About this exercise: The answer is one number: how many lines in the data below hold "classifier".

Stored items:
######
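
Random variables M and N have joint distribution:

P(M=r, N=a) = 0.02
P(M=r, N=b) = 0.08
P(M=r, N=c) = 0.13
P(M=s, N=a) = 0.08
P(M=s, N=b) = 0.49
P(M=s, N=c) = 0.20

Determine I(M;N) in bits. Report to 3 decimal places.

0.053 bits

Marginals: p(M) = (0.2300, 0.7700), p(N) = (0.1000, 0.5700, 0.3300).
I(M;N) = Σ p(x,y)·log₂[p(x,y)/(p(x)p(y))].
  (r,a): 0.02·log₂(0.8696) = -0.0040
  (r,b): 0.08·log₂(0.6102) = -0.0570
  (r,c): 0.13·log₂(1.7128) = 0.1009
  (s,a): 0.08·log₂(1.0390) = 0.0044
  (s,b): 0.49·log₂(1.1164) = 0.0779
  (s,c): 0.20·log₂(0.7871) = -0.0691
Sum = 0.053 bits.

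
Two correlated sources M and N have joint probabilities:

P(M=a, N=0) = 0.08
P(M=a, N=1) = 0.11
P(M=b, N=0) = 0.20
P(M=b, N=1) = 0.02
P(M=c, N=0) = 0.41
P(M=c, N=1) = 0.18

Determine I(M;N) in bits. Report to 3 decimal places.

0.086 bits

Marginals: p(M) = (0.1900, 0.2200, 0.5900), p(N) = (0.6900, 0.3100).
I(M;N) = H(M) + H(N) − H(M,N).
H(M) = 1.3849, H(N) = 0.8932, H(M,N) = 2.1918.
I(M;N) = 1.3849 + 0.8932 − 2.1918 = 0.086 bits.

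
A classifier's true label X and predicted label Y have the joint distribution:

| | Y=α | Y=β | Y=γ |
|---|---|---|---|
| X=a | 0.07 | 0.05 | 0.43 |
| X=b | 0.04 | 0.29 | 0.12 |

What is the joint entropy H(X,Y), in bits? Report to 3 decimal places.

2.079 bits

H(X,Y) = −Σ p(x,y)·log₂ p(x,y) over all 6 cells.
  cell (a,α): −0.07·log₂0.07 = 0.2686
  cell (a,β): −0.05·log₂0.05 = 0.2161
  cell (a,γ): −0.43·log₂0.43 = 0.5236
  cell (b,α): −0.04·log₂0.04 = 0.1858
  cell (b,β): −0.29·log₂0.29 = 0.5179
  cell (b,γ): −0.12·log₂0.12 = 0.3671
Sum = 2.079 bits.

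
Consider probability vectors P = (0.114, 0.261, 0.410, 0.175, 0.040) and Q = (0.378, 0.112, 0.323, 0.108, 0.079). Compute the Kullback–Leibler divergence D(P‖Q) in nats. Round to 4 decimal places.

0.2392 nats

D(P‖Q) = Σ p·ln(p/q).
  0.114·ln(0.114/0.378) = -0.13665
  0.261·ln(0.261/0.112) = 0.22081
  0.410·ln(0.410/0.323) = 0.09779
  0.175·ln(0.175/0.108) = 0.08446
  0.040·ln(0.040/0.079) = -0.02722
D(P‖Q) = 0.2392 nats.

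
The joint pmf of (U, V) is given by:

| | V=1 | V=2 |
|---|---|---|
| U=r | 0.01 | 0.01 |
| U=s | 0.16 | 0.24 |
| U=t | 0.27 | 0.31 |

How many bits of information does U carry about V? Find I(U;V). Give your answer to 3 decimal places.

0.003 bits

Marginals: p(U) = (0.0200, 0.4000, 0.5800), p(V) = (0.4400, 0.5600).
I(U;V) = H(U) + H(V) − H(U,V).
H(U) = 1.0975, H(V) = 0.9896, H(U,V) = 2.0838.
I(U;V) = 1.0975 + 0.9896 − 2.0838 = 0.003 bits.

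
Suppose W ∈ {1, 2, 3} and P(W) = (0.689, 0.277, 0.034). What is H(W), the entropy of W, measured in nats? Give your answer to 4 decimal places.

0.7272 nats

H(W) = −Σ p·ln p.
  −(0.689)·ln(0.689) = 0.25666
  −(0.277)·ln(0.277) = 0.35560
  −(0.034)·ln(0.034) = 0.11497
Sum: 0.25666 + 0.35560 + 0.11497 = 0.7272 nats.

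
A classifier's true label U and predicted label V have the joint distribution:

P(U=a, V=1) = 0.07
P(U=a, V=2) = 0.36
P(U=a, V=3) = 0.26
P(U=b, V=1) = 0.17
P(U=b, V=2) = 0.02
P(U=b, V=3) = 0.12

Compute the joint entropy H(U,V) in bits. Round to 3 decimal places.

H(U,V) = −Σ p(x,y)·log₂ p(x,y) over all 6 cells.
  cell (a,1): −0.07·log₂0.07 = 0.2686
  cell (a,2): −0.36·log₂0.36 = 0.5306
  cell (a,3): −0.26·log₂0.26 = 0.5053
  cell (b,1): −0.17·log₂0.17 = 0.4346
  cell (b,2): −0.02·log₂0.02 = 0.1129
  cell (b,3): −0.12·log₂0.12 = 0.3671
Sum = 2.219 bits.

2.219 bits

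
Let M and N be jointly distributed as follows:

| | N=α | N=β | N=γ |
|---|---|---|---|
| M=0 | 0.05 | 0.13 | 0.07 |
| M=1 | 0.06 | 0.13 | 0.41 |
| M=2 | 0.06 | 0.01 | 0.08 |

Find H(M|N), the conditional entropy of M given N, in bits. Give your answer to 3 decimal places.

Marginals: p(M) = (0.2500, 0.6000, 0.1500), p(N) = (0.1700, 0.2700, 0.5600).
H(M|N) = Σ p(N) · H(M|N=·).
  N=α: p=0.1700, H(M|N=α) = 1.5799
  N=β: p=0.2700, H(M|N=β) = 1.1915
  N=γ: p=0.5600, H(M|N=γ) = 1.1054
Weighted sum = 1.209 bits.

1.209 bits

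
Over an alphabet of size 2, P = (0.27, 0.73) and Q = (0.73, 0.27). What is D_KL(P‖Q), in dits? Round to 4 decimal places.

0.1987 dits

D(P‖Q) = Σ p·log₁₀(p/q).
  0.27·log₁₀(0.27/0.73) = -0.11663
  0.73·log₁₀(0.73/0.27) = 0.31533
D(P‖Q) = 0.1987 dits.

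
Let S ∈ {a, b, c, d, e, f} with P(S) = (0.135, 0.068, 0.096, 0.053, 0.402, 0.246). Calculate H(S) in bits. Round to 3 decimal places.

H(S) = −Σ p·log₂ p.
  −(0.135)·log₂(0.135) = 0.3900
  −(0.068)·log₂(0.068) = 0.2637
  −(0.096)·log₂(0.096) = 0.3246
  −(0.053)·log₂(0.053) = 0.2246
  −(0.402)·log₂(0.402) = 0.5285
  −(0.246)·log₂(0.246) = 0.4977
Sum: 0.3900 + 0.2637 + 0.3246 + 0.2246 + 0.5285 + 0.4977 = 2.229 bits.

2.229 bits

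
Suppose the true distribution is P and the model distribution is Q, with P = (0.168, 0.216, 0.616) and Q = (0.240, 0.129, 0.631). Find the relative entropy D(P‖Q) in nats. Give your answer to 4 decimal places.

D(P‖Q) = Σ p·ln(p/q).
  0.168·ln(0.168/0.240) = -0.05992
  0.216·ln(0.216/0.129) = 0.11134
  0.616·ln(0.616/0.631) = -0.01482
D(P‖Q) = 0.0366 nats.

0.0366 nats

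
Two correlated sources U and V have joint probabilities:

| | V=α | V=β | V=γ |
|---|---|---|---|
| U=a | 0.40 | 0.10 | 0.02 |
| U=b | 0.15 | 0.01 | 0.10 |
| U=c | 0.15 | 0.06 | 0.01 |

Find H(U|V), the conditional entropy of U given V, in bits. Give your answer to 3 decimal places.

1.326 bits

Marginals: p(U) = (0.5200, 0.2600, 0.2200), p(V) = (0.7000, 0.1700, 0.1300).
H(U|V) = Σ p(V) · H(U|V=·).
  V=α: p=0.7000, H(U|V=α) = 1.4138
  V=β: p=0.1700, H(U|V=β) = 1.2210
  V=γ: p=0.1300, H(U|V=γ) = 0.9913
Weighted sum = 1.326 bits.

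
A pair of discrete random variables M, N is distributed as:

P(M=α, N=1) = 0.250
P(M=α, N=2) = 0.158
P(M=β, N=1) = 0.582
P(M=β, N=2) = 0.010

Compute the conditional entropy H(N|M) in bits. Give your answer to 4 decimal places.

Marginals: p(M) = (0.4080, 0.5920), p(N) = (0.8320, 0.1680).
H(N|M) = Σ p(M) · H(N|M=·).
  M=α: p=0.4080, H(N|M=α) = 0.9630
  M=β: p=0.5920, H(N|M=β) = 0.1236
Weighted sum = 0.4661 bits.

0.4661 bits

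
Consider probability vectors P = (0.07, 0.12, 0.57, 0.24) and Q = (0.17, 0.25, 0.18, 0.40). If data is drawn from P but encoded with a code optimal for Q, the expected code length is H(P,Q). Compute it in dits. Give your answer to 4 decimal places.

0.6461 dits

H(P,Q) = −Σ p·log₁₀ q.
  −0.07·log₁₀(0.17) = 0.05387
  −0.12·log₁₀(0.25) = 0.07225
  −0.57·log₁₀(0.18) = 0.42449
  −0.24·log₁₀(0.40) = 0.09551
H(P,Q) = 0.6461 dits.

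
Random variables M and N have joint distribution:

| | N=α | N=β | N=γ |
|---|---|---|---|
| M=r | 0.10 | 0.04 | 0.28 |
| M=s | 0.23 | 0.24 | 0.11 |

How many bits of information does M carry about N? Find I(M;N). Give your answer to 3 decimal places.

Marginals: p(M) = (0.4200, 0.5800), p(N) = (0.3300, 0.2800, 0.3900).
I(M;N) = Σ p(x,y)·log₂[p(x,y)/(p(x)p(y))].
  (r,α): 0.10·log₂(0.7215) = -0.0471
  (r,β): 0.04·log₂(0.3401) = -0.0622
  (r,γ): 0.28·log₂(1.7094) = 0.2166
  (s,α): 0.23·log₂(1.2017) = 0.0610
  (s,β): 0.24·log₂(1.4778) = 0.1352
  (s,γ): 0.11·log₂(0.4863) = -0.1144
Sum = 0.189 bits.

0.189 bits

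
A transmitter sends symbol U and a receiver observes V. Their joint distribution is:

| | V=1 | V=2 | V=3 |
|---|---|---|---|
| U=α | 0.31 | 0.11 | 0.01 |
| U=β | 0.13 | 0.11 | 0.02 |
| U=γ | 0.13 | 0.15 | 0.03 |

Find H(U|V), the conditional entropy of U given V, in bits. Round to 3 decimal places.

1.495 bits

Chain rule: H(U|V) = H(U,V) − H(V).
Marginals: p(U) = (0.4300, 0.2600, 0.3100), p(V) = (0.5700, 0.3700, 0.0600).
H(U,V) = 2.7313 bits; H(V) = 1.2365 bits.
H(U|V) = 2.7313 − 1.2365 = 1.495 bits.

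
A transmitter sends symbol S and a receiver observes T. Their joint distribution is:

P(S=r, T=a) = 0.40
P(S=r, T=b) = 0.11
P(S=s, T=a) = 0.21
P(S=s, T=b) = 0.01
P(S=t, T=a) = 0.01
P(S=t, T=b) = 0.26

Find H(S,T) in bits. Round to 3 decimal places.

H(S,T) = −Σ p(x,y)·log₂ p(x,y) over all 6 cells.
  cell (r,a): −0.40·log₂0.40 = 0.5288
  cell (r,b): −0.11·log₂0.11 = 0.3503
  cell (s,a): −0.21·log₂0.21 = 0.4728
  cell (s,b): −0.01·log₂0.01 = 0.0664
  cell (t,a): −0.01·log₂0.01 = 0.0664
  cell (t,b): −0.26·log₂0.26 = 0.5053
Sum = 1.990 bits.

1.990 bits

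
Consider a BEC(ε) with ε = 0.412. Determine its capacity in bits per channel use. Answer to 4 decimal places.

Binary erasure channel: capacity C = 1 − ε.
C = 1 − 0.412 = 0.5880 bits per channel use.

0.5880 bits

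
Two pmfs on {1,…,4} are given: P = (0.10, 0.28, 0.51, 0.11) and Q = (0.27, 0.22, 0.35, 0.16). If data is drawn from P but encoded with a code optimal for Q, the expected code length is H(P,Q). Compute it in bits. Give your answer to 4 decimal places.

H(P,Q) = −Σ p·log₂ q.
  −0.10·log₂(0.27) = 0.18890
  −0.28·log₂(0.22) = 0.61164
  −0.51·log₂(0.35) = 0.77243
  −0.11·log₂(0.16) = 0.29082
H(P,Q) = 1.8638 bits.

1.8638 bits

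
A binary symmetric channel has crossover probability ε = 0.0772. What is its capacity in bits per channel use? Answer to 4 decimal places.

0.6078 bits

Binary symmetric channel: C = 1 − h₂(ε) where h₂ is the binary entropy function.
h₂(0.0772) = −0.0772·log₂0.0772 − 0.9228·log₂0.9228 = 0.3922.
C = 1 − 0.3922 = 0.6078 bits per channel use.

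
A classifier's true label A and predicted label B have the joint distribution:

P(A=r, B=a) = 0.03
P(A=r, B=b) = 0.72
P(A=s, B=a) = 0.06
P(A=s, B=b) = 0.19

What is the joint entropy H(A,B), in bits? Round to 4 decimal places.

H(A,B) = −Σ p(x,y)·log₂ p(x,y) over all 4 cells.
  cell (r,a): −0.03·log₂0.03 = 0.15177
  cell (r,b): −0.72·log₂0.72 = 0.34123
  cell (s,a): −0.06·log₂0.06 = 0.24353
  cell (s,b): −0.19·log₂0.19 = 0.45523
Sum = 1.1918 bits.

1.1918 bits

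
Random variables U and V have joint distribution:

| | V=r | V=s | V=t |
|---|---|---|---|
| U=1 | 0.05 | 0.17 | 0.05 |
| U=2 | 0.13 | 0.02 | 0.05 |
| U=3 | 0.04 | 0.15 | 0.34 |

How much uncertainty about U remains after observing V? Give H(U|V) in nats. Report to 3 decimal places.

Chain rule: H(U|V) = H(U,V) − H(V).
Marginals: p(U) = (0.2700, 0.2000, 0.5300), p(V) = (0.2200, 0.3400, 0.4400).
H(U,V) = 1.8742 nats; H(V) = 1.0611 nats.
H(U|V) = 1.8742 − 1.0611 = 0.813 nats.

0.813 nats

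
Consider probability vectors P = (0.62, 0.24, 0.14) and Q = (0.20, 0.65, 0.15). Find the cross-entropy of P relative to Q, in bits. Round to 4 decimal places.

H(P,Q) = −Σ p·log₂ q.
  −0.62·log₂(0.20) = 1.43960
  −0.24·log₂(0.65) = 0.14916
  −0.14·log₂(0.15) = 0.38318
H(P,Q) = 1.9719 bits.

1.9719 bits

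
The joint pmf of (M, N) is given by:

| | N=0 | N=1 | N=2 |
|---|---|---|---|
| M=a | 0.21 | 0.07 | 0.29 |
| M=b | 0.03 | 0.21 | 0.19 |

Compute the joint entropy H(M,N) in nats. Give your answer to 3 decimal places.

1.621 nats

H(M,N) = −Σ p(x,y)·ln p(x,y) over all 6 cells.
  cell (a,0): −0.21·ln0.21 = 0.3277
  cell (a,1): −0.07·ln0.07 = 0.1861
  cell (a,2): −0.29·ln0.29 = 0.3590
  cell (b,0): −0.03·ln0.03 = 0.1052
  cell (b,1): −0.21·ln0.21 = 0.3277
  cell (b,2): −0.19·ln0.19 = 0.3155
Sum = 1.621 nats.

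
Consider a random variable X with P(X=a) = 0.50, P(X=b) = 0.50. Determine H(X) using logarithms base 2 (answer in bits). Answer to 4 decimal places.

1.0000 bits

H(X) = −Σ p·log₂ p.
  −(0.50)·log₂(0.50) = 0.50000
  −(0.50)·log₂(0.50) = 0.50000
Sum: 0.50000 + 0.50000 = 1.0000 bits.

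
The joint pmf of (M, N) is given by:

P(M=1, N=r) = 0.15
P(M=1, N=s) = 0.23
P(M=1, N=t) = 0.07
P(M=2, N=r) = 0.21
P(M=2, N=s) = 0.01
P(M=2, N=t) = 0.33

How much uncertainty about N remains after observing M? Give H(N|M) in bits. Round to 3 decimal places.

Marginals: p(M) = (0.4500, 0.5500), p(N) = (0.3600, 0.2400, 0.4000).
H(N|M) = Σ p(M) · H(N|M=·).
  M=1: p=0.4500, H(N|M=1) = 1.4408
  M=2: p=0.5500, H(N|M=2) = 1.0777
Weighted sum = 1.241 bits.

1.241 bits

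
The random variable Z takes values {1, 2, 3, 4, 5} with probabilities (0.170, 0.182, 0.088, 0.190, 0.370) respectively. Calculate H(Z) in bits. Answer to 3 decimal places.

H(Z) = −Σ p·log₂ p.
  −(0.170)·log₂(0.170) = 0.4346
  −(0.182)·log₂(0.182) = 0.4474
  −(0.088)·log₂(0.088) = 0.3086
  −(0.190)·log₂(0.190) = 0.4552
  −(0.370)·log₂(0.370) = 0.5307
Sum: 0.4346 + 0.4474 + 0.3086 + 0.4552 + 0.5307 = 2.176 bits.

2.176 bits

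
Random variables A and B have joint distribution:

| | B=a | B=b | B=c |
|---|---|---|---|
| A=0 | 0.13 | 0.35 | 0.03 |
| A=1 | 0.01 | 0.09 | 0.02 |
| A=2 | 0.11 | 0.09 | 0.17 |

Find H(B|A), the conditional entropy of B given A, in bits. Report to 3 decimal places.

Chain rule: H(B|A) = H(A,B) − H(A).
Marginals: p(A) = (0.5100, 0.1200, 0.3700), p(B) = (0.2500, 0.5300, 0.2200).
H(A,B) = 2.6540 bits; H(A) = 1.3932 bits.
H(B|A) = 2.6540 − 1.3932 = 1.261 bits.

1.261 bits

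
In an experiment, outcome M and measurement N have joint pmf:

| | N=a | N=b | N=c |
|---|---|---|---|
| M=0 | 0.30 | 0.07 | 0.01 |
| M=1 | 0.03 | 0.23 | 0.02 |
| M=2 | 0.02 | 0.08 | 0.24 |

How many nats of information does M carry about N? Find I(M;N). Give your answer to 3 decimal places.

Marginals: p(M) = (0.3800, 0.2800, 0.3400), p(N) = (0.3500, 0.3800, 0.2700).
I(M;N) = H(M) + H(N) − H(M,N).
H(M) = 1.0909, H(N) = 1.0886, H(M,N) = 1.7377.
I(M;N) = 1.0909 + 1.0886 − 1.7377 = 0.442 nats.

0.442 nats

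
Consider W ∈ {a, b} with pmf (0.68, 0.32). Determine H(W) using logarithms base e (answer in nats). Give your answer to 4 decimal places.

H(W) = −Σ p·ln p.
  −(0.68)·ln(0.68) = 0.26225
  −(0.32)·ln(0.32) = 0.36462
Sum: 0.26225 + 0.36462 = 0.6269 nats.

0.6269 nats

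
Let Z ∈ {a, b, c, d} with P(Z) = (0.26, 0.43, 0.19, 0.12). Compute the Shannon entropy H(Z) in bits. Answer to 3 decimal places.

1.851 bits

H(Z) = −Σ p·log₂ p.
  −(0.26)·log₂(0.26) = 0.5053
  −(0.43)·log₂(0.43) = 0.5236
  −(0.19)·log₂(0.19) = 0.4552
  −(0.12)·log₂(0.12) = 0.3671
Sum: 0.5053 + 0.5236 + 0.4552 + 0.3671 = 1.851 bits.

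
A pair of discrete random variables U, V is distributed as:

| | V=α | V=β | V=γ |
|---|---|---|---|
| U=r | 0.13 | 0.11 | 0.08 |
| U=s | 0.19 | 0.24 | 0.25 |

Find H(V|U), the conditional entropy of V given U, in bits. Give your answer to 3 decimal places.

1.569 bits

Chain rule: H(V|U) = H(U,V) − H(U).
Marginals: p(U) = (0.3200, 0.6800), p(V) = (0.3200, 0.3500, 0.3300).
H(U,V) = 2.4738 bits; H(U) = 0.9044 bits.
H(V|U) = 2.4738 − 0.9044 = 1.569 bits.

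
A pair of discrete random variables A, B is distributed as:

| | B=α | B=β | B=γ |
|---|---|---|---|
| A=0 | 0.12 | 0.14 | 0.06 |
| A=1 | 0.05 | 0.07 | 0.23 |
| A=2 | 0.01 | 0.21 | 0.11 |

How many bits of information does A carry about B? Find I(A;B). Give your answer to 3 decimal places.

Marginals: p(A) = (0.3200, 0.3500, 0.3300), p(B) = (0.1800, 0.4200, 0.4000).
I(A;B) = Σ p(x,y)·log₂[p(x,y)/(p(x)p(y))].
  (0,α): 0.12·log₂(2.0833) = 0.1271
  (0,β): 0.14·log₂(1.0417) = 0.0082
  (0,γ): 0.06·log₂(0.4688) = -0.0656
  (1,α): 0.05·log₂(0.7937) = -0.0167
  (1,β): 0.07·log₂(0.4762) = -0.0749
  (1,γ): 0.23·log₂(1.6429) = 0.1647
  (2,α): 0.01·log₂(0.1684) = -0.0257
  (2,β): 0.21·log₂(1.5152) = 0.1259
  (2,γ): 0.11·log₂(0.8333) = -0.0289
Sum = 0.214 bits.

0.214 bits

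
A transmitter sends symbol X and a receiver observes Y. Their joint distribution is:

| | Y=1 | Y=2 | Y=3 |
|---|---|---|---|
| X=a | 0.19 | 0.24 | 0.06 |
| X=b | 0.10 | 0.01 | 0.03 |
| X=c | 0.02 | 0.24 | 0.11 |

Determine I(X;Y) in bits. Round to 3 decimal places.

0.224 bits

Marginals: p(X) = (0.4900, 0.1400, 0.3700), p(Y) = (0.3100, 0.4900, 0.2000).
I(X;Y) = Σ p(x,y)·log₂[p(x,y)/(p(x)p(y))].
  (a,1): 0.19·log₂(1.2508) = 0.0613
  (a,2): 0.24·log₂(0.9996) = -0.0001
  (a,3): 0.06·log₂(0.6122) = -0.0425
  (b,1): 0.10·log₂(2.3041) = 0.1204
  (b,2): 0.01·log₂(0.1458) = -0.0278
  (b,3): 0.03·log₂(1.0714) = 0.0030
  (c,1): 0.02·log₂(0.1744) = -0.0504
  (c,2): 0.24·log₂(1.3238) = 0.0971
  (c,3): 0.11·log₂(1.4865) = 0.0629
Sum = 0.224 bits.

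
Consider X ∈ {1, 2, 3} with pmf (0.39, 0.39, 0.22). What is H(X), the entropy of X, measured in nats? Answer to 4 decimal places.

1.0676 nats

H(X) = −Σ p·ln p.
  −(0.39)·ln(0.39) = 0.36723
  −(0.39)·ln(0.39) = 0.36723
  −(0.22)·ln(0.22) = 0.33311
Sum: 0.36723 + 0.36723 + 0.33311 = 1.0676 nats.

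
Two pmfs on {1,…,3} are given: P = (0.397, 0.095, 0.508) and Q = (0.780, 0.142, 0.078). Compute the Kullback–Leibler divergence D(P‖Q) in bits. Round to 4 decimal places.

D(P‖Q) = Σ p·log₂(p/q).
  0.397·log₂(0.397/0.780) = -0.38681
  0.095·log₂(0.095/0.142) = -0.05509
  0.508·log₂(0.508/0.078) = 1.37327
D(P‖Q) = 0.9314 bits.

0.9314 bits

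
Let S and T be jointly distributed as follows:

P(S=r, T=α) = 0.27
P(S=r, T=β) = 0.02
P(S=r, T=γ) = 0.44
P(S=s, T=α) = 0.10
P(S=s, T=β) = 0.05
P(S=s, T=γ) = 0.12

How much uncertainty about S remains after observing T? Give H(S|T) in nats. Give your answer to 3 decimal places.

Marginals: p(S) = (0.7300, 0.2700), p(T) = (0.3700, 0.0700, 0.5600).
H(S|T) = Σ p(T) · H(S|T=·).
  T=α: p=0.3700, H(S|T=α) = 0.5835
  T=β: p=0.0700, H(S|T=β) = 0.5983
  T=γ: p=0.5600, H(S|T=γ) = 0.5196
Weighted sum = 0.549 nats.

0.549 nats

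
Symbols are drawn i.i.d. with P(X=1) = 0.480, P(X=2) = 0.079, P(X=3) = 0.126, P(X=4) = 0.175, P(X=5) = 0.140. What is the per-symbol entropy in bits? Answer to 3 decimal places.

H(X) = −Σ p·log₂ p.
  −(0.480)·log₂(0.480) = 0.5083
  −(0.079)·log₂(0.079) = 0.2893
  −(0.126)·log₂(0.126) = 0.3766
  −(0.175)·log₂(0.175) = 0.4401
  −(0.140)·log₂(0.140) = 0.3971
Sum: 0.5083 + 0.2893 + 0.3766 + 0.4401 + 0.3971 = 2.011 bits.

2.011 bits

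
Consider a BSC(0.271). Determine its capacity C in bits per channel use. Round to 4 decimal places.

Binary symmetric channel: C = 1 − h₂(ε) where h₂ is the binary entropy function.
h₂(0.271) = −0.271·log₂0.271 − 0.729·log₂0.729 = 0.8429.
C = 1 − 0.8429 = 0.1571 bits per channel use.

0.1571 bits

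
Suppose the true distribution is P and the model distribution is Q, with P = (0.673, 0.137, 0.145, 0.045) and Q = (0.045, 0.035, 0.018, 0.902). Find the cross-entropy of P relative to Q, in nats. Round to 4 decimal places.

3.1335 nats

H(P,Q) = −Σ p·ln q.
  −0.673·ln(0.045) = 2.08704
  −0.137·ln(0.035) = 0.45928
  −0.145·ln(0.018) = 0.58252
  −0.045·ln(0.902) = 0.00464
H(P,Q) = 3.1335 nats.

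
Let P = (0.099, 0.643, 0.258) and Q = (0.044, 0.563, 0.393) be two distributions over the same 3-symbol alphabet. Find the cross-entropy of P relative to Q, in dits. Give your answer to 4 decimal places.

0.3994 dits

H(P,Q) = −Σ p·log₁₀ q.
  −0.099·log₁₀(0.044) = 0.13430
  −0.643·log₁₀(0.563) = 0.16042
  −0.258·log₁₀(0.393) = 0.10465
H(P,Q) = 0.3994 dits.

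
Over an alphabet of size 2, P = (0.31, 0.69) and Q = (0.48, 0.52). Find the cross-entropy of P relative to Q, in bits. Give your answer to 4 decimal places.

0.9792 bits

H(P,Q) = −Σ p·log₂ q.
  −0.31·log₂(0.48) = 0.32826
  −0.69·log₂(0.52) = 0.65096
H(P,Q) = 0.9792 bits.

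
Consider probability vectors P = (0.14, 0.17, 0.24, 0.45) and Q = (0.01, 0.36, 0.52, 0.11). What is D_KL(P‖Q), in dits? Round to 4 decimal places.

0.2998 dits

D(P‖Q) = Σ p·log₁₀(p/q).
  0.14·log₁₀(0.14/0.01) = 0.16046
  0.17·log₁₀(0.17/0.36) = -0.05540
  0.24·log₁₀(0.24/0.52) = -0.08059
  0.45·log₁₀(0.45/0.11) = 0.27532
D(P‖Q) = 0.2998 dits.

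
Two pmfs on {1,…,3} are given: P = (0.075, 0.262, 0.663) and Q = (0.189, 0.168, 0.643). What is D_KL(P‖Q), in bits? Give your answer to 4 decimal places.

0.0973 bits

D(P‖Q) = Σ p·log₂(p/q).
  0.075·log₂(0.075/0.189) = -0.10001
  0.262·log₂(0.262/0.168) = 0.16797
  0.663·log₂(0.663/0.643) = 0.02930
D(P‖Q) = 0.0973 bits.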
######
Response to the exercise: 3